Every entry must be printed again exactly, with nothing left out.

Records from a dataset:
++++++++
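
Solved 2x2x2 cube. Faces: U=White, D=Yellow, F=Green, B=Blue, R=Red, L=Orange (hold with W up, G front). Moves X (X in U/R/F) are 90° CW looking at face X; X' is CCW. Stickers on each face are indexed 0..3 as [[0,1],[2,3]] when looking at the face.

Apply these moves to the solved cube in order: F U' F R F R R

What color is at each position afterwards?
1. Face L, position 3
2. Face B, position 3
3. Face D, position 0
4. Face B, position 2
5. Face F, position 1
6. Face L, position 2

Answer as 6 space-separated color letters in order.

After move 1 (F): F=GGGG U=WWOO R=WRWR D=RRYY L=OYOY
After move 2 (U'): U=WOWO F=OYGG R=GGWR B=WRBB L=BBOY
After move 3 (F): F=GOGY U=WOYB R=WGOR D=WGYY L=BROR
After move 4 (R): R=OWRG U=WOYY F=GGGY D=WBYW B=BROB
After move 5 (F): F=GGYG U=WORR R=YWYG D=ROYW L=BWOB
After move 6 (R): R=YYGW U=WGRG F=GOYW D=ROYB B=RROB
After move 7 (R): R=GYWY U=WORW F=GOYB D=ROYR B=GRGB
Query 1: L[3] = B
Query 2: B[3] = B
Query 3: D[0] = R
Query 4: B[2] = G
Query 5: F[1] = O
Query 6: L[2] = O

Answer: B B R G O O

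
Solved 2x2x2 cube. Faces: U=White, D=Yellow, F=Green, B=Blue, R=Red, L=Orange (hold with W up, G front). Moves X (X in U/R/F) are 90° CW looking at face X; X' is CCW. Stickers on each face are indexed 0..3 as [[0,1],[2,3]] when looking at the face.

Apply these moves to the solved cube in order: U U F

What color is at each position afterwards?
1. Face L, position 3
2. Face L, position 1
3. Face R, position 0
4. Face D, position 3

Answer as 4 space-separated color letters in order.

After move 1 (U): U=WWWW F=RRGG R=BBRR B=OOBB L=GGOO
After move 2 (U): U=WWWW F=BBGG R=OORR B=GGBB L=RROO
After move 3 (F): F=GBGB U=WWOR R=WOWR D=ROYY L=RYOY
Query 1: L[3] = Y
Query 2: L[1] = Y
Query 3: R[0] = W
Query 4: D[3] = Y

Answer: Y Y W Y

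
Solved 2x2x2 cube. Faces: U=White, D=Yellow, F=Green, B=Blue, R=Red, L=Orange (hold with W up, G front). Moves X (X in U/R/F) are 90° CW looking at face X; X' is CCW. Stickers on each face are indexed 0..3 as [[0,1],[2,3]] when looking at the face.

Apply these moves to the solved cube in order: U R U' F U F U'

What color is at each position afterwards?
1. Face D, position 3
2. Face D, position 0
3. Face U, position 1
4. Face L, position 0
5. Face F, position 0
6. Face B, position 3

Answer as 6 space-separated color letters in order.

After move 1 (U): U=WWWW F=RRGG R=BBRR B=OOBB L=GGOO
After move 2 (R): R=RBRB U=WRWG F=RYGY D=YBYO B=WOWB
After move 3 (U'): U=RGWW F=GGGY R=RYRB B=RBWB L=WOOO
After move 4 (F): F=GGYG U=RGOO R=WYWB D=RRYO L=WYOB
After move 5 (U): U=OROG F=WYYG R=RBWB B=WYWB L=GGOB
After move 6 (F): F=YWGY U=ORBG R=OBGB D=WRYO L=GROR
After move 7 (U'): U=RGOB F=GRGY R=YWGB B=OBWB L=WYOR
Query 1: D[3] = O
Query 2: D[0] = W
Query 3: U[1] = G
Query 4: L[0] = W
Query 5: F[0] = G
Query 6: B[3] = B

Answer: O W G W G B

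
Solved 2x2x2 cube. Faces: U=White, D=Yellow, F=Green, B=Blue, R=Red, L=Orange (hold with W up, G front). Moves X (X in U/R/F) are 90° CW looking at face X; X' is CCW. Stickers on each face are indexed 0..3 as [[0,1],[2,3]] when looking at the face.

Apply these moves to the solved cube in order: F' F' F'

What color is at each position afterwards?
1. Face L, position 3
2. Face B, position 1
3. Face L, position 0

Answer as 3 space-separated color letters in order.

Answer: Y B O

Derivation:
After move 1 (F'): F=GGGG U=WWRR R=YRYR D=OOYY L=OWOW
After move 2 (F'): F=GGGG U=WWYY R=OROR D=WWYY L=OROR
After move 3 (F'): F=GGGG U=WWOO R=WRWR D=RRYY L=OYOY
Query 1: L[3] = Y
Query 2: B[1] = B
Query 3: L[0] = O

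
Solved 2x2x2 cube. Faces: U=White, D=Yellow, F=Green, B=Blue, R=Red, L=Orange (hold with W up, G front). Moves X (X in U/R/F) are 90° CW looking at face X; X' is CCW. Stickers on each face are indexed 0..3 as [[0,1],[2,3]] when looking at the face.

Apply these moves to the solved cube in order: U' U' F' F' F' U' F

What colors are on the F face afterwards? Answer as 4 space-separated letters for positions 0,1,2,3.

After move 1 (U'): U=WWWW F=OOGG R=GGRR B=RRBB L=BBOO
After move 2 (U'): U=WWWW F=BBGG R=OORR B=GGBB L=RROO
After move 3 (F'): F=BGBG U=WWOR R=YOYR D=ROYY L=RWOW
After move 4 (F'): F=GGBB U=WWYY R=OORR D=WWYY L=RROO
After move 5 (F'): F=GBGB U=WWOR R=WOWR D=ROYY L=RYOY
After move 6 (U'): U=WRWO F=RYGB R=GBWR B=WOBB L=GGOY
After move 7 (F): F=GRBY U=WRYG R=WBOR D=WGYY L=GROO
Query: F face = GRBY

Answer: G R B Y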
++++++++
**Task result:**
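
Solved 2x2x2 cube. Faces: U=White, D=Yellow, F=Green, B=Blue, R=Red, L=Orange (hold with W up, G front). Moves X (X in U/R/F) are 90° CW looking at face X; X' is CCW. Stickers on each face are indexed 0..3 as [[0,1],[2,3]] when looking at the face.

Apply these moves to the solved cube in order: F U' F R F R R

What color is at each position afterwards?
1. Face L, position 3
2. Face B, position 3
3. Face D, position 0
4. Face B, position 2
5. Face F, position 1
6. Face L, position 2

Answer as 6 space-separated color letters in order.

After move 1 (F): F=GGGG U=WWOO R=WRWR D=RRYY L=OYOY
After move 2 (U'): U=WOWO F=OYGG R=GGWR B=WRBB L=BBOY
After move 3 (F): F=GOGY U=WOYB R=WGOR D=WGYY L=BROR
After move 4 (R): R=OWRG U=WOYY F=GGGY D=WBYW B=BROB
After move 5 (F): F=GGYG U=WORR R=YWYG D=ROYW L=BWOB
After move 6 (R): R=YYGW U=WGRG F=GOYW D=ROYB B=RROB
After move 7 (R): R=GYWY U=WORW F=GOYB D=ROYR B=GRGB
Query 1: L[3] = B
Query 2: B[3] = B
Query 3: D[0] = R
Query 4: B[2] = G
Query 5: F[1] = O
Query 6: L[2] = O

Answer: B B R G O O

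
Solved 2x2x2 cube. Faces: U=White, D=Yellow, F=Green, B=Blue, R=Red, L=Orange (hold with W up, G front). Moves X (X in U/R/F) are 90° CW looking at face X; X' is CCW. Stickers on each face are indexed 0..3 as [[0,1],[2,3]] when looking at the face.

Apply these moves to the solved cube in order: U U F

What color is at each position afterwards?
1. Face L, position 3
2. Face L, position 1
3. Face R, position 0
4. Face D, position 3

Answer as 4 space-separated color letters in order.

After move 1 (U): U=WWWW F=RRGG R=BBRR B=OOBB L=GGOO
After move 2 (U): U=WWWW F=BBGG R=OORR B=GGBB L=RROO
After move 3 (F): F=GBGB U=WWOR R=WOWR D=ROYY L=RYOY
Query 1: L[3] = Y
Query 2: L[1] = Y
Query 3: R[0] = W
Query 4: D[3] = Y

Answer: Y Y W Y

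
Solved 2x2x2 cube. Faces: U=White, D=Yellow, F=Green, B=Blue, R=Red, L=Orange (hold with W up, G front). Moves X (X in U/R/F) are 90° CW looking at face X; X' is CCW. Stickers on each face are indexed 0..3 as [[0,1],[2,3]] when looking at the face.

Apply these moves to the solved cube in order: U R U' F U F U'

What color is at each position afterwards?
1. Face D, position 3
2. Face D, position 0
3. Face U, position 1
4. Face L, position 0
5. Face F, position 0
6. Face B, position 3

Answer as 6 space-separated color letters in order.

After move 1 (U): U=WWWW F=RRGG R=BBRR B=OOBB L=GGOO
After move 2 (R): R=RBRB U=WRWG F=RYGY D=YBYO B=WOWB
After move 3 (U'): U=RGWW F=GGGY R=RYRB B=RBWB L=WOOO
After move 4 (F): F=GGYG U=RGOO R=WYWB D=RRYO L=WYOB
After move 5 (U): U=OROG F=WYYG R=RBWB B=WYWB L=GGOB
After move 6 (F): F=YWGY U=ORBG R=OBGB D=WRYO L=GROR
After move 7 (U'): U=RGOB F=GRGY R=YWGB B=OBWB L=WYOR
Query 1: D[3] = O
Query 2: D[0] = W
Query 3: U[1] = G
Query 4: L[0] = W
Query 5: F[0] = G
Query 6: B[3] = B

Answer: O W G W G B

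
Solved 2x2x2 cube. Faces: U=White, D=Yellow, F=Green, B=Blue, R=Red, L=Orange (hold with W up, G front). Moves X (X in U/R/F) are 90° CW looking at face X; X' is CCW. Stickers on each face are indexed 0..3 as [[0,1],[2,3]] when looking at the face.

Apply these moves to the solved cube in order: F' F' F'

What color is at each position afterwards?
1. Face L, position 3
2. Face B, position 1
3. Face L, position 0

Answer as 3 space-separated color letters in order.

Answer: Y B O

Derivation:
After move 1 (F'): F=GGGG U=WWRR R=YRYR D=OOYY L=OWOW
After move 2 (F'): F=GGGG U=WWYY R=OROR D=WWYY L=OROR
After move 3 (F'): F=GGGG U=WWOO R=WRWR D=RRYY L=OYOY
Query 1: L[3] = Y
Query 2: B[1] = B
Query 3: L[0] = O

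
Solved 2x2x2 cube. Faces: U=White, D=Yellow, F=Green, B=Blue, R=Red, L=Orange (hold with W up, G front). Moves X (X in U/R/F) are 90° CW looking at face X; X' is CCW. Stickers on each face are indexed 0..3 as [[0,1],[2,3]] when looking at the face.

Apply these moves to the solved cube in order: U' U' F' F' F' U' F

What colors are on the F face afterwards? Answer as 4 space-separated letters for positions 0,1,2,3.

After move 1 (U'): U=WWWW F=OOGG R=GGRR B=RRBB L=BBOO
After move 2 (U'): U=WWWW F=BBGG R=OORR B=GGBB L=RROO
After move 3 (F'): F=BGBG U=WWOR R=YOYR D=ROYY L=RWOW
After move 4 (F'): F=GGBB U=WWYY R=OORR D=WWYY L=RROO
After move 5 (F'): F=GBGB U=WWOR R=WOWR D=ROYY L=RYOY
After move 6 (U'): U=WRWO F=RYGB R=GBWR B=WOBB L=GGOY
After move 7 (F): F=GRBY U=WRYG R=WBOR D=WGYY L=GROO
Query: F face = GRBY

Answer: G R B Y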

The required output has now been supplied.